> _SOURCE RECORDS_
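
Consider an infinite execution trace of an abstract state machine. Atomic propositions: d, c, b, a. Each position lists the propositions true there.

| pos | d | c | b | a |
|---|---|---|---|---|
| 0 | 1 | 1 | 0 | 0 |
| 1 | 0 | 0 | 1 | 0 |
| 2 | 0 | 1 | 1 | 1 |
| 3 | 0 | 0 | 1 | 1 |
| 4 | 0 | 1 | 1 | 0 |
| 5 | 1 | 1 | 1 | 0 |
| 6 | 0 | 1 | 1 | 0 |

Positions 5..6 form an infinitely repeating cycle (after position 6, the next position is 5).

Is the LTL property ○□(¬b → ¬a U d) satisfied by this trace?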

> _WHAT THE EXERCISE ASKS_
Each entry needs to be transcribed exactly.

> _ANSWER BELOW_
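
Consider an infinite execution trace of an abstract state machine. Atomic propositions: d, c, b, a. Each position lists the propositions true there.

| pos | d | c | b | a |
|---|---|---|---|---|
| 0 | 1 | 1 | 0 | 0 |
| 1 | 0 | 0 | 1 | 0 |
| 2 | 0 | 1 | 1 | 1 |
| 3 | 0 | 0 | 1 | 1 |
| 4 | 0 | 1 | 1 | 0 |
| 5 | 1 | 1 | 1 | 0 |
| 6 | 0 | 1 | 1 | 0 |

Positions 5..6 form an infinitely repeating cycle (after position 6, the next position is 5).

Is the LTL property ○□(¬b → ¬a U d) satisfied by this trace?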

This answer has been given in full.